### Data records ###

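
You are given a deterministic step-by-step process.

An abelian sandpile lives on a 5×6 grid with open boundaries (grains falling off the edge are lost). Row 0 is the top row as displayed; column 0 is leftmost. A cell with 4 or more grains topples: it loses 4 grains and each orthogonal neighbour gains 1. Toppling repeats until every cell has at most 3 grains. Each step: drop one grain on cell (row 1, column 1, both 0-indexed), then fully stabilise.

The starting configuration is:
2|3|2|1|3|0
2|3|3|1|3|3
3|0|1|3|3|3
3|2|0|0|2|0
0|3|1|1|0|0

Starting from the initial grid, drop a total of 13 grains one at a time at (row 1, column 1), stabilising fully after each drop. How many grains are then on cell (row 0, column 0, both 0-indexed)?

gen 0: 2|3|2|1|3|0
2|3|3|1|3|3
3|0|1|3|3|3
3|2|0|0|2|0
0|3|1|1|0|0
gen 1: 3|1|0|2|3|0
3|2|1|2|3|3
3|1|2|3|3|3
3|2|0|0|2|0
0|3|1|1|0|0
gen 2: 3|1|0|2|3|0
3|3|1|2|3|3
3|1|2|3|3|3
3|2|0|0|2|0
0|3|1|1|0|0
gen 3: 0|3|0|2|3|0
2|1|2|2|3|3
1|3|2|3|3|3
0|3|0|0|2|0
1|3|1|1|0|0
gen 4: 0|3|0|2|3|0
2|2|2|2|3|3
1|3|2|3|3|3
0|3|0|0|2|0
1|3|1|1|0|0
gen 5: 0|3|0|2|3|0
2|3|2|2|3|3
1|3|2|3|3|3
0|3|0|0|2|0
1|3|1|1|0|0
gen 6: 1|0|1|2|3|0
3|2|3|2|3|3
2|1|3|3|3|3
1|1|1|0|2|0
2|0|2|1|0|0
gen 7: 1|0|1|2|3|0
3|3|3|2|3|3
2|1|3|3|3|3
1|1|1|0|2|0
2|0|2|1|0|0
gen 8: 2|1|3|0|1|2
0|2|2|2|3|1
3|3|1|2|2|1
1|1|2|1|3|1
2|0|2|1|0|0
gen 9: 2|1|3|0|1|2
0|3|2|2|3|1
3|3|1|2|2|1
1|1|2|1|3|1
2|0|2|1|0|0
gen 10: 2|2|3|0|1|2
2|1|3|2|3|1
0|1|2|2|2|1
2|2|2|1|3|1
2|0|2|1|0|0
gen 11: 2|2|3|0|1|2
2|2|3|2|3|1
0|1|2|2|2|1
2|2|2|1|3|1
2|0|2|1|0|0
gen 12: 2|2|3|0|1|2
2|3|3|2|3|1
0|1|2|2|2|1
2|2|2|1|3|1
2|0|2|1|0|0
gen 13: 3|0|1|1|1|2
3|2|1|3|3|1
0|2|3|2|2|1
2|2|2|1|3|1
2|0|2|1|0|0

3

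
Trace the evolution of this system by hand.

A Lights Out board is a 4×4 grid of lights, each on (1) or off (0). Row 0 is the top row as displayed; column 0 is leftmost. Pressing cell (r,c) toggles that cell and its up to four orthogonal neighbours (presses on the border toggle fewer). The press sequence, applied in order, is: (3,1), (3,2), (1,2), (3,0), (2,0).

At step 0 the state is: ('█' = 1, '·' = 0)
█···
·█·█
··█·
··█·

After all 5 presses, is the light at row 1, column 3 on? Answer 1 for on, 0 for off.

0

[0] █···
·█·█
··█·
··█·
[1] █···
·█·█
·██·
██··
[2] █···
·█·█
·█··
█·██
[3] █·█·
··█·
·██·
█·██
[4] █·█·
··█·
███·
·███
[5] █·█·
█·█·
··█·
████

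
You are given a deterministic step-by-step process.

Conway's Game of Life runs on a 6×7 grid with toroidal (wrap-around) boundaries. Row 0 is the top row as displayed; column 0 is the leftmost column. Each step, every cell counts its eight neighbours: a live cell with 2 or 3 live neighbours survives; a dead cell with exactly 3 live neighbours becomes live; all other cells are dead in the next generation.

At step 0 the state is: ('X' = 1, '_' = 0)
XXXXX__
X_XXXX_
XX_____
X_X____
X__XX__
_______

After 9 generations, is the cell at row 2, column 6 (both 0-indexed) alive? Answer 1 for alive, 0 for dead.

0

[0] XXXXX__
X_XXXX_
XX_____
X_X____
X__XX__
_______
[1] X____XX
_____X_
X___X__
X_XX__X
_X_X___
X______
[2] X____X_
X___XX_
XX_XXX_
X_XXX_X
_X_X__X
XX_____
[3] X___XX_
X__X___
_______
_______
___XXXX
_XX____
[4] X_XXX_X
____X_X
_______
____XX_
__XXXX_
XXX____
[5] __X_X_X
X___X_X
____X__
_____X_
__X__XX
X______
[6] _X_X__X
X___X_X
____X_X
____XXX
_____XX
XX_X___
[7] _X_XXXX
___XX_X
___XX__
X___X__
_______
_X__XX_
[8] ______X
X_____X
_______
___XX__
____XX_
X_XX__X
[9] _X___X_
X_____X
_______
___XXX_
__X__XX
X__XX_X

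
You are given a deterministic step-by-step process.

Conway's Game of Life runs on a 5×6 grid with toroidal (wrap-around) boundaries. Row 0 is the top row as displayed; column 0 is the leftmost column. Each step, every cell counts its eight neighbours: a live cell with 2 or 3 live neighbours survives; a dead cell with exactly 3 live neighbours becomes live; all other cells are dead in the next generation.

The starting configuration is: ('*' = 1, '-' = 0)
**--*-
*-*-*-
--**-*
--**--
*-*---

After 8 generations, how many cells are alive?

k=0  **--*-
*-*-*-
--**-*
--**--
*-*---
k=1  *-*---
*-*-*-
-----*
----*-
*-*--*
k=2  *-*---
*--*--
---***
*---*-
*--*-*
k=3  *-***-
****--
*--*--
*-----
*--**-
k=4  *-----
*-----
*--*-*
**-**-
*-*-*-
k=5  *-----
**----
--**--
------
*-*-*-
k=6  *-----
***---
-**---
-**---
-*---*
k=7  --*--*
*-*---
---*--
------
-**---
k=8  *-**--
-***--
------
--*---
-**---

9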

###

* Exercise directions *
Above are some records; repeat all of them exactly.

* Task output *
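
You are given a deterministic step-by-step process.

An abelian sandpile lives on a 5×6 grid with open boundaries (grains falling off the edge are lost). Row 0 is the top row as displayed; column 0 is leftmost. A cell with 4 or more grains topples: it loses 4 grains and each orthogonal neighbour gains 1. Toppling repeats until every cell has at most 3 grains. Each step: drop one grain on cell (row 1, column 1, both 0-indexed), then fully stabilise.

The starting configuration is:
2|3|2|1|3|0
2|3|3|1|3|3
3|0|1|3|3|3
3|2|0|0|2|0
0|3|1|1|0|0

Starting from the initial grid, drop a total of 13 grains one at a time at (row 1, column 1), stabilising fully after each drop. How many grains are then on cell (row 0, column 0, both 0-indexed)?

gen 0: 2|3|2|1|3|0
2|3|3|1|3|3
3|0|1|3|3|3
3|2|0|0|2|0
0|3|1|1|0|0
gen 1: 3|1|0|2|3|0
3|2|1|2|3|3
3|1|2|3|3|3
3|2|0|0|2|0
0|3|1|1|0|0
gen 2: 3|1|0|2|3|0
3|3|1|2|3|3
3|1|2|3|3|3
3|2|0|0|2|0
0|3|1|1|0|0
gen 3: 0|3|0|2|3|0
2|1|2|2|3|3
1|3|2|3|3|3
0|3|0|0|2|0
1|3|1|1|0|0
gen 4: 0|3|0|2|3|0
2|2|2|2|3|3
1|3|2|3|3|3
0|3|0|0|2|0
1|3|1|1|0|0
gen 5: 0|3|0|2|3|0
2|3|2|2|3|3
1|3|2|3|3|3
0|3|0|0|2|0
1|3|1|1|0|0
gen 6: 1|0|1|2|3|0
3|2|3|2|3|3
2|1|3|3|3|3
1|1|1|0|2|0
2|0|2|1|0|0
gen 7: 1|0|1|2|3|0
3|3|3|2|3|3
2|1|3|3|3|3
1|1|1|0|2|0
2|0|2|1|0|0
gen 8: 2|1|3|0|1|2
0|2|2|2|3|1
3|3|1|2|2|1
1|1|2|1|3|1
2|0|2|1|0|0
gen 9: 2|1|3|0|1|2
0|3|2|2|3|1
3|3|1|2|2|1
1|1|2|1|3|1
2|0|2|1|0|0
gen 10: 2|2|3|0|1|2
2|1|3|2|3|1
0|1|2|2|2|1
2|2|2|1|3|1
2|0|2|1|0|0
gen 11: 2|2|3|0|1|2
2|2|3|2|3|1
0|1|2|2|2|1
2|2|2|1|3|1
2|0|2|1|0|0
gen 12: 2|2|3|0|1|2
2|3|3|2|3|1
0|1|2|2|2|1
2|2|2|1|3|1
2|0|2|1|0|0
gen 13: 3|0|1|1|1|2
3|2|1|3|3|1
0|2|3|2|2|1
2|2|2|1|3|1
2|0|2|1|0|0

3

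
Trace the evolution of this system by hand.

A Lights Out board is a 4×4 grid of lights, each on (1) or off (0). Row 0 is the top row as displayed; column 0 is leftmost. Pressing cell (r,c) toggles that cell and its up to four orthogonal neighbours (presses on the border toggle fewer). The press sequence, applied in order, is: (3,1), (3,2), (1,2), (3,0), (2,0).

At step 0 the state is: ('█' = 1, '·' = 0)
█···
·█·█
··█·
··█·

After all 5 presses, is the light at row 1, column 3 on? Answer 1 for on, 0 for off.

0

[0] █···
·█·█
··█·
··█·
[1] █···
·█·█
·██·
██··
[2] █···
·█·█
·█··
█·██
[3] █·█·
··█·
·██·
█·██
[4] █·█·
··█·
███·
·███
[5] █·█·
█·█·
··█·
████

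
You are given a deterministic step-by-step process.

Conway's Game of Life runs on a 6×7 grid with toroidal (wrap-around) boundaries. Row 0 is the top row as displayed; column 0 is the leftmost column. Each step, every cell counts its eight neighbours: a live cell with 2 or 3 live neighbours survives; a dead cell with exactly 3 live neighbours becomes live; all other cells are dead in the next generation.

At step 0 the state is: ('X' = 1, '_' = 0)
XXXXX__
X_XXXX_
XX_____
X_X____
X__XX__
_______

After 9 generations, is the cell at row 2, column 6 (both 0-indexed) alive? Answer 1 for alive, 0 for dead.

0

[0] XXXXX__
X_XXXX_
XX_____
X_X____
X__XX__
_______
[1] X____XX
_____X_
X___X__
X_XX__X
_X_X___
X______
[2] X____X_
X___XX_
XX_XXX_
X_XXX_X
_X_X__X
XX_____
[3] X___XX_
X__X___
_______
_______
___XXXX
_XX____
[4] X_XXX_X
____X_X
_______
____XX_
__XXXX_
XXX____
[5] __X_X_X
X___X_X
____X__
_____X_
__X__XX
X______
[6] _X_X__X
X___X_X
____X_X
____XXX
_____XX
XX_X___
[7] _X_XXXX
___XX_X
___XX__
X___X__
_______
_X__XX_
[8] ______X
X_____X
_______
___XX__
____XX_
X_XX__X
[9] _X___X_
X_____X
_______
___XXX_
__X__XX
X__XX_X

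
You are given a deterministic step-by-step process.

Conway's Game of Life runs on a 5×6 grid with toroidal (wrap-around) boundaries. Row 0 is the top row as displayed; column 0 is the leftmost column. Each step, every cell counts its eight neighbours: a live cell with 2 or 3 live neighbours survives; a dead cell with exactly 3 live neighbours becomes live; all other cells are dead in the next generation.

The starting configuration is: ('*' = 1, '-' = 0)
**--*-
*-*-*-
--**-*
--**--
*-*---

After 8 generations, how many cells are alive?

k=0  **--*-
*-*-*-
--**-*
--**--
*-*---
k=1  *-*---
*-*-*-
-----*
----*-
*-*--*
k=2  *-*---
*--*--
---***
*---*-
*--*-*
k=3  *-***-
****--
*--*--
*-----
*--**-
k=4  *-----
*-----
*--*-*
**-**-
*-*-*-
k=5  *-----
**----
--**--
------
*-*-*-
k=6  *-----
***---
-**---
-**---
-*---*
k=7  --*--*
*-*---
---*--
------
-**---
k=8  *-**--
-***--
------
--*---
-**---

9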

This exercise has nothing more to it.